(Collected data entries)
##########
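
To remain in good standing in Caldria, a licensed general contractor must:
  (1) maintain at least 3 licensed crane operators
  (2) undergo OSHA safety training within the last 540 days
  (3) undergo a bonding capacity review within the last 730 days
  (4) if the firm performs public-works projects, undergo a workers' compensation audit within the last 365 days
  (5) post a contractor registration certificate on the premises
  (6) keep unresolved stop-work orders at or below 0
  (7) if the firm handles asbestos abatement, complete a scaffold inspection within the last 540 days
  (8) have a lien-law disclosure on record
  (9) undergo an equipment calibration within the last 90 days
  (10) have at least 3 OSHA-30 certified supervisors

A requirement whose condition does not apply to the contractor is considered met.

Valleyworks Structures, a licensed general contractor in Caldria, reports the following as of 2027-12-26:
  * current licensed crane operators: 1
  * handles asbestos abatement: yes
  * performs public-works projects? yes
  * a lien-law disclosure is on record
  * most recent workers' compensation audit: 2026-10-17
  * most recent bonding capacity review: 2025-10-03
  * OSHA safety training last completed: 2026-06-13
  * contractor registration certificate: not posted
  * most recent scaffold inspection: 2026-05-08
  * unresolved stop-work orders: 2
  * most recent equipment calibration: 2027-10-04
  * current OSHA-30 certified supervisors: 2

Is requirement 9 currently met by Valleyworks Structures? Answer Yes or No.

Yes

9. equipment calibration 83 days ago vs limit 90 → met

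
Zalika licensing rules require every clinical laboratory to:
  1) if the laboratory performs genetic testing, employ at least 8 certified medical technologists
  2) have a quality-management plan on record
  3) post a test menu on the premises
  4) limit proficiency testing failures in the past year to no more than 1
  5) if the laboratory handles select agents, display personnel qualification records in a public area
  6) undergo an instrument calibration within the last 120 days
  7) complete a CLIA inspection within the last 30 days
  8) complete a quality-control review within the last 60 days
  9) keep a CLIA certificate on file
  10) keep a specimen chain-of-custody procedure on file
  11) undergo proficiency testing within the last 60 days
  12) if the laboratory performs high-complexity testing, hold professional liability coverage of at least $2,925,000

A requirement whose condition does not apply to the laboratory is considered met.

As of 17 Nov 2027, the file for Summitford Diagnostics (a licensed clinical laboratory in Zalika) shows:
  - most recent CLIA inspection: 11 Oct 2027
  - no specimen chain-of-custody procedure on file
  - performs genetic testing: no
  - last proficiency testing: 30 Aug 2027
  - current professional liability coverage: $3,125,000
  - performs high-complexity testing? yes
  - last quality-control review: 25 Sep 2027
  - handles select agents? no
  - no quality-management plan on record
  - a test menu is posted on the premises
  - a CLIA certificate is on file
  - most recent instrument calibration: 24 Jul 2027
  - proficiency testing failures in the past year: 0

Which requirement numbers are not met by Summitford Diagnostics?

2, 7, 10, 11

1. condition 'performs genetic testing' does not hold → requirement n/a → met
2. quality-management plan absent → not met
3. test menu present → met
4. proficiency testing failures in the past year 0 ≤ 1 → met
5. condition 'handles select agents' does not hold → requirement n/a → met
6. instrument calibration 116 days ago vs limit 120 → met
7. CLIA inspection 37 days ago vs limit 30 → not met
8. quality-control review 53 days ago vs limit 60 → met
9. CLIA certificate present → met
10. specimen chain-of-custody procedure absent → not met
11. proficiency testing 79 days ago vs limit 60 → not met
12. condition 'performs high-complexity testing' holds; professional liability coverage $3,125,000 ≥ $2,925,000 → met
Not met: 2, 7, 10, 11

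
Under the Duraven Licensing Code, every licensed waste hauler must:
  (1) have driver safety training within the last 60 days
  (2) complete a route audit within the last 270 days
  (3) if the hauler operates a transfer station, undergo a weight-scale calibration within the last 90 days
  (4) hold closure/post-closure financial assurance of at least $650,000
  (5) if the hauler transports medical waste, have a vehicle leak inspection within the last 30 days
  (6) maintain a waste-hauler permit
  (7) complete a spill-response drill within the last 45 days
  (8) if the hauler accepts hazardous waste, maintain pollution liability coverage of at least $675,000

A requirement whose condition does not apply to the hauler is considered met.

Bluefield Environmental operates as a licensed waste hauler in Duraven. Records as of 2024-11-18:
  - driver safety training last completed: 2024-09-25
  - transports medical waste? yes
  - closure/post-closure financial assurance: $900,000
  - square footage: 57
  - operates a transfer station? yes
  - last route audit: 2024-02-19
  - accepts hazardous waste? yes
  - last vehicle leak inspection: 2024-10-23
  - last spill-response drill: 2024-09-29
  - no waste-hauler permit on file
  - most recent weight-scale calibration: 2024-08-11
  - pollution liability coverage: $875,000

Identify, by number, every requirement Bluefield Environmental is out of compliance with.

2, 3, 6, 7

1. driver safety training 54 days ago vs limit 60 → met
2. route audit 273 days ago vs limit 270 → not met
3. condition 'operates a transfer station' holds; weight-scale calibration 99 days ago vs limit 90 → not met
4. closure/post-closure financial assurance $900,000 ≥ $650,000 → met
5. condition 'transports medical waste' holds; vehicle leak inspection 26 days ago vs limit 30 → met
6. waste-hauler permit absent → not met
7. spill-response drill 50 days ago vs limit 45 → not met
8. condition 'accepts hazardous waste' holds; pollution liability coverage $875,000 ≥ $675,000 → met
Not met: 2, 3, 6, 7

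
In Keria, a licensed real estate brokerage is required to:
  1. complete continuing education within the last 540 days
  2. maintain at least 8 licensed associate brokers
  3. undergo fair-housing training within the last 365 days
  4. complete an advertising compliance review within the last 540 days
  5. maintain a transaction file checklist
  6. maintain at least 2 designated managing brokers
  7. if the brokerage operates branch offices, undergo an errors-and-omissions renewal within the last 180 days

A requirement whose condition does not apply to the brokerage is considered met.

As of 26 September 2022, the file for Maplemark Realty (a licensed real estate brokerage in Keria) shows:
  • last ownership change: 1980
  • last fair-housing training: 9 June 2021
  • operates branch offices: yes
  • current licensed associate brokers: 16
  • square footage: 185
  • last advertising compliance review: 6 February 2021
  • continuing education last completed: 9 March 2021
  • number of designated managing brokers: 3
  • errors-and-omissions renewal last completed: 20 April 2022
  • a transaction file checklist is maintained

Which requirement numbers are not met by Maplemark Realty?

1, 3, 4

1. continuing education 566 days ago vs limit 540 → not met
2. licensed associate brokers 16 ≥ 8 → met
3. fair-housing training 474 days ago vs limit 365 → not met
4. advertising compliance review 597 days ago vs limit 540 → not met
5. transaction file checklist present → met
6. designated managing brokers 3 ≥ 2 → met
7. condition 'operates branch offices' holds; errors-and-omissions renewal 159 days ago vs limit 180 → met
Not met: 1, 3, 4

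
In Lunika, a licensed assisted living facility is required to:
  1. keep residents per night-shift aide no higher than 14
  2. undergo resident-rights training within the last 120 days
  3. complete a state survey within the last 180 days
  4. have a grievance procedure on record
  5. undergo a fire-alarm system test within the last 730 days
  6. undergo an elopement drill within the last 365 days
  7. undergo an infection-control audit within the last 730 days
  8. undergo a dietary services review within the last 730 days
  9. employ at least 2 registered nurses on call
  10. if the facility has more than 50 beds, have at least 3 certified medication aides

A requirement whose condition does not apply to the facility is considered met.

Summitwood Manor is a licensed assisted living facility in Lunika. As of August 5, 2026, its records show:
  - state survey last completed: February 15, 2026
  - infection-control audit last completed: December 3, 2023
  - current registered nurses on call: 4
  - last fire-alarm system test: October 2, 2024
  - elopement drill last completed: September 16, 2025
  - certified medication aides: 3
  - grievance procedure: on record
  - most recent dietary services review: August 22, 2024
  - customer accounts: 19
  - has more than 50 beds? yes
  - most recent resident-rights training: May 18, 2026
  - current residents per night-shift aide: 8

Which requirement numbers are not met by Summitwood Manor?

7

1. residents per night-shift aide 8 ≤ 14 → met
2. resident-rights training 79 days ago vs limit 120 → met
3. state survey 171 days ago vs limit 180 → met
4. grievance procedure present → met
5. fire-alarm system test 672 days ago vs limit 730 → met
6. elopement drill 323 days ago vs limit 365 → met
7. infection-control audit 976 days ago vs limit 730 → not met
8. dietary services review 713 days ago vs limit 730 → met
9. registered nurses on call 4 ≥ 2 → met
10. condition 'has more than 50 beds' holds; certified medication aides 3 ≥ 3 → met
Not met: 7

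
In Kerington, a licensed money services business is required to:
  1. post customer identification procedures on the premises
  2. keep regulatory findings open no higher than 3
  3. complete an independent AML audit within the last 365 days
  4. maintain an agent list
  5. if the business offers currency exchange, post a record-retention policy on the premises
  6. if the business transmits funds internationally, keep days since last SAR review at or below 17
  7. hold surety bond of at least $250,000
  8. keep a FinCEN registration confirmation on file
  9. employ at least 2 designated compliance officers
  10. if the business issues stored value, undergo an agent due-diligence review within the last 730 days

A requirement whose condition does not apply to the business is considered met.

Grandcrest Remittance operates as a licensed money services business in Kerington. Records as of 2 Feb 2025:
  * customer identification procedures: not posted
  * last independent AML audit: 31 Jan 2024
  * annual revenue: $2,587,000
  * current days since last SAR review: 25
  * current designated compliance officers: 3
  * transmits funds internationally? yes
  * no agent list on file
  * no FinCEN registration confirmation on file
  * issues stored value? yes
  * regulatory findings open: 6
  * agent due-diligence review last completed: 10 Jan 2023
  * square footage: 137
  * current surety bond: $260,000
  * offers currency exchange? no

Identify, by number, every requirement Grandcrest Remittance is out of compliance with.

1. customer identification procedures absent → not met
2. regulatory findings open 6 > 3 → not met
3. independent AML audit 368 days ago vs limit 365 → not met
4. agent list absent → not met
5. condition 'offers currency exchange' does not hold → requirement n/a → met
6. condition 'transmits funds internationally' holds; days since last SAR review 25 > 17 → not met
7. surety bond $260,000 ≥ $250,000 → met
8. FinCEN registration confirmation absent → not met
9. designated compliance officers 3 ≥ 2 → met
10. condition 'issues stored value' holds; agent due-diligence review 754 days ago vs limit 730 → not met
Not met: 1, 2, 3, 4, 6, 8, 10

1, 2, 3, 4, 6, 8, 10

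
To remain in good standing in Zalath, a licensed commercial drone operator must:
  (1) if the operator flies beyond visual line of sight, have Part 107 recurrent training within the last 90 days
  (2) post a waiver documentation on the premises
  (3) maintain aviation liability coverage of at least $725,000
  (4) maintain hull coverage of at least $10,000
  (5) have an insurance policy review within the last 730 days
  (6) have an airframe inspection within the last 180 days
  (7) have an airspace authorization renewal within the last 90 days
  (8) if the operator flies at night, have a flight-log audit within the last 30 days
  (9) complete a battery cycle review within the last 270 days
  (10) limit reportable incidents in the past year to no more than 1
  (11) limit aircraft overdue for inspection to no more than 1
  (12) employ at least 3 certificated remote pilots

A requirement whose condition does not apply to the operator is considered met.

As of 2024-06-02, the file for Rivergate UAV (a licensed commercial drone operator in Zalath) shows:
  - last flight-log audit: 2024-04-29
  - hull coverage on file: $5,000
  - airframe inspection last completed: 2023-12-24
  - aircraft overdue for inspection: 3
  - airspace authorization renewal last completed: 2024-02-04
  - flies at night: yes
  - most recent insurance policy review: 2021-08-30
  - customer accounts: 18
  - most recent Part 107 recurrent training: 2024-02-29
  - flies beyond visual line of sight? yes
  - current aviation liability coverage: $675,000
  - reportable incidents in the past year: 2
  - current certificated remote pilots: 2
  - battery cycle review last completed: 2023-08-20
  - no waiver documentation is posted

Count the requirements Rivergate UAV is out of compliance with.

11

1. condition 'flies beyond visual line of sight' holds; Part 107 recurrent training 94 days ago vs limit 90 → not met
2. waiver documentation absent → not met
3. aviation liability coverage $675,000 < $725,000 → not met
4. hull coverage $5,000 < $10,000 → not met
5. insurance policy review 1007 days ago vs limit 730 → not met
6. airframe inspection 161 days ago vs limit 180 → met
7. airspace authorization renewal 119 days ago vs limit 90 → not met
8. condition 'flies at night' holds; flight-log audit 34 days ago vs limit 30 → not met
9. battery cycle review 287 days ago vs limit 270 → not met
10. reportable incidents in the past year 2 > 1 → not met
11. aircraft overdue for inspection 3 > 1 → not met
12. certificated remote pilots 2 < 3 → not met
Not met: 11 of 12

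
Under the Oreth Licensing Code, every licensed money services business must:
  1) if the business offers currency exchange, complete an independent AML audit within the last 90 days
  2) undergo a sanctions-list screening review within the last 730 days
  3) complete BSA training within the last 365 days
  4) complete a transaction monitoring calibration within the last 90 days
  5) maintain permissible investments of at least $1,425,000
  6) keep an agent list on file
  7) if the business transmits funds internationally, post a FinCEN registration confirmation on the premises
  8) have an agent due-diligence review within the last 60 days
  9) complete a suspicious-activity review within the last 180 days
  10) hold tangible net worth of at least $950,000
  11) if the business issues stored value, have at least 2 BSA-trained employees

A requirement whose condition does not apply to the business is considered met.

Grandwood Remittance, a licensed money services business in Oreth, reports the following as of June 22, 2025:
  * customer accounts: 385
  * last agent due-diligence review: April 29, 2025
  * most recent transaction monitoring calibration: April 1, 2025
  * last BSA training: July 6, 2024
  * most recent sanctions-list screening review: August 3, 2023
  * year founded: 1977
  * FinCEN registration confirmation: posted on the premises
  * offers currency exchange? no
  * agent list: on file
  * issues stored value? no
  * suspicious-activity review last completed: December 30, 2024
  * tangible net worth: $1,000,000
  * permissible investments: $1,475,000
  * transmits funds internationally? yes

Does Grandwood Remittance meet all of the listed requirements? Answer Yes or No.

1. condition 'offers currency exchange' does not hold → requirement n/a → met
2. sanctions-list screening review 689 days ago vs limit 730 → met
3. BSA training 351 days ago vs limit 365 → met
4. transaction monitoring calibration 82 days ago vs limit 90 → met
5. permissible investments $1,475,000 ≥ $1,425,000 → met
6. agent list present → met
7. condition 'transmits funds internationally' holds; FinCEN registration confirmation present → met
8. agent due-diligence review 54 days ago vs limit 60 → met
9. suspicious-activity review 174 days ago vs limit 180 → met
10. tangible net worth $1,000,000 ≥ $950,000 → met
11. condition 'issues stored value' does not hold → requirement n/a → met
All met.

Yes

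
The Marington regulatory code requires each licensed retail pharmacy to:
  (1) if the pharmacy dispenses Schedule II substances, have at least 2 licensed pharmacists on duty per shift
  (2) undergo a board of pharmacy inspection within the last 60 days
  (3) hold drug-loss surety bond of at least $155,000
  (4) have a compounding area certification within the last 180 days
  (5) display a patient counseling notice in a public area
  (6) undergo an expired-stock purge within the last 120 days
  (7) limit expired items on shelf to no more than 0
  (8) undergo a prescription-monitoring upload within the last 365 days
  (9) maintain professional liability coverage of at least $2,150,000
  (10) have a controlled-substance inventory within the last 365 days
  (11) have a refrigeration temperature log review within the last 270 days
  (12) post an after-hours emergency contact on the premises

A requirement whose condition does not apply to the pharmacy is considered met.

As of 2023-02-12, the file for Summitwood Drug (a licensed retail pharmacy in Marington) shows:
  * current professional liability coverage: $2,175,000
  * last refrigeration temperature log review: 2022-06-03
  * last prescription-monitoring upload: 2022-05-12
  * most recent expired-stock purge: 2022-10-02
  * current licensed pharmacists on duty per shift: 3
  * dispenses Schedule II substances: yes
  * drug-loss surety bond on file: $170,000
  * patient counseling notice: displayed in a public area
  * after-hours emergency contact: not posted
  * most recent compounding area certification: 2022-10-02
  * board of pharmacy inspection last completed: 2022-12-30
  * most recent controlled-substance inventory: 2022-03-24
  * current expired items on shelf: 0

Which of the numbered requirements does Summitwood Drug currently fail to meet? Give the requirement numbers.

1. condition 'dispenses Schedule II substances' holds; licensed pharmacists on duty per shift 3 ≥ 2 → met
2. board of pharmacy inspection 44 days ago vs limit 60 → met
3. drug-loss surety bond $170,000 ≥ $155,000 → met
4. compounding area certification 133 days ago vs limit 180 → met
5. patient counseling notice present → met
6. expired-stock purge 133 days ago vs limit 120 → not met
7. expired items on shelf 0 ≤ 0 → met
8. prescription-monitoring upload 276 days ago vs limit 365 → met
9. professional liability coverage $2,175,000 ≥ $2,150,000 → met
10. controlled-substance inventory 325 days ago vs limit 365 → met
11. refrigeration temperature log review 254 days ago vs limit 270 → met
12. after-hours emergency contact absent → not met
Not met: 6, 12

6, 12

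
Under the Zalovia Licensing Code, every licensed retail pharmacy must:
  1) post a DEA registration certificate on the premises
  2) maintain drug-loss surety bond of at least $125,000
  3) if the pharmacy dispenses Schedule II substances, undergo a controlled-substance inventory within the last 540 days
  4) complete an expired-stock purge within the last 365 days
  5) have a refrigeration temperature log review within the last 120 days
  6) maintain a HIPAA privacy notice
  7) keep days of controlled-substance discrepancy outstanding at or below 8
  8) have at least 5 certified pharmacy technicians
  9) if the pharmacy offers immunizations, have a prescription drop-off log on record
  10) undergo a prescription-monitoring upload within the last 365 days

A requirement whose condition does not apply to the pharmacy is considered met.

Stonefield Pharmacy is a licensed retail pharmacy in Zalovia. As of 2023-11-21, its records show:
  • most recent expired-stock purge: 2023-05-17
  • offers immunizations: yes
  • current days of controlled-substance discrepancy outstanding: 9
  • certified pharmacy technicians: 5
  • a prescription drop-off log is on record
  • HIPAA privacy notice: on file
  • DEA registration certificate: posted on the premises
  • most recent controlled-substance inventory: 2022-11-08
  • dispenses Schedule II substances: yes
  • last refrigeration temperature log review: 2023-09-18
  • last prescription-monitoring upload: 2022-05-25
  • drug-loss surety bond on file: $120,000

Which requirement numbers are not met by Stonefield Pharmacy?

1. DEA registration certificate present → met
2. drug-loss surety bond $120,000 < $125,000 → not met
3. condition 'dispenses Schedule II substances' holds; controlled-substance inventory 378 days ago vs limit 540 → met
4. expired-stock purge 188 days ago vs limit 365 → met
5. refrigeration temperature log review 64 days ago vs limit 120 → met
6. HIPAA privacy notice present → met
7. days of controlled-substance discrepancy outstanding 9 > 8 → not met
8. certified pharmacy technicians 5 ≥ 5 → met
9. condition 'offers immunizations' holds; prescription drop-off log present → met
10. prescription-monitoring upload 545 days ago vs limit 365 → not met
Not met: 2, 7, 10

2, 7, 10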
##########
### WHAT THIS TASK INVOLVES
Quote the data above from the line containing "Does Grandwood Remittance" to the line containing "expired-stock purge: 2022-10-02", inclusive, and stop.

### EXPECTED OUTPUT
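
Does Grandwood Remittance meet all of the listed requirements? Answer Yes or No.

1. condition 'offers currency exchange' does not hold → requirement n/a → met
2. sanctions-list screening review 689 days ago vs limit 730 → met
3. BSA training 351 days ago vs limit 365 → met
4. transaction monitoring calibration 82 days ago vs limit 90 → met
5. permissible investments $1,475,000 ≥ $1,425,000 → met
6. agent list present → met
7. condition 'transmits funds internationally' holds; FinCEN registration confirmation present → met
8. agent due-diligence review 54 days ago vs limit 60 → met
9. suspicious-activity review 174 days ago vs limit 180 → met
10. tangible net worth $1,000,000 ≥ $950,000 → met
11. condition 'issues stored value' does not hold → requirement n/a → met
All met.

Yes

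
The Marington regulatory code requires each licensed retail pharmacy to:
  (1) if the pharmacy dispenses Schedule II substances, have at least 2 licensed pharmacists on duty per shift
  (2) undergo a board of pharmacy inspection within the last 60 days
  (3) hold drug-loss surety bond of at least $155,000
  (4) have a compounding area certification within the last 180 days
  (5) display a patient counseling notice in a public area
  (6) undergo an expired-stock purge within the last 120 days
  (7) limit expired items on shelf to no more than 0
  (8) undergo a prescription-monitoring upload within the last 365 days
  (9) maintain professional liability coverage of at least $2,150,000
  (10) have a controlled-substance inventory within the last 365 days
  (11) have a refrigeration temperature log review within the last 270 days
  (12) post an after-hours emergency contact on the premises

A requirement whose condition does not apply to the pharmacy is considered met.

As of 2023-02-12, the file for Summitwood Drug (a licensed retail pharmacy in Marington) shows:
  * current professional liability coverage: $2,175,000
  * last refrigeration temperature log review: 2022-06-03
  * last prescription-monitoring upload: 2022-05-12
  * most recent expired-stock purge: 2022-10-02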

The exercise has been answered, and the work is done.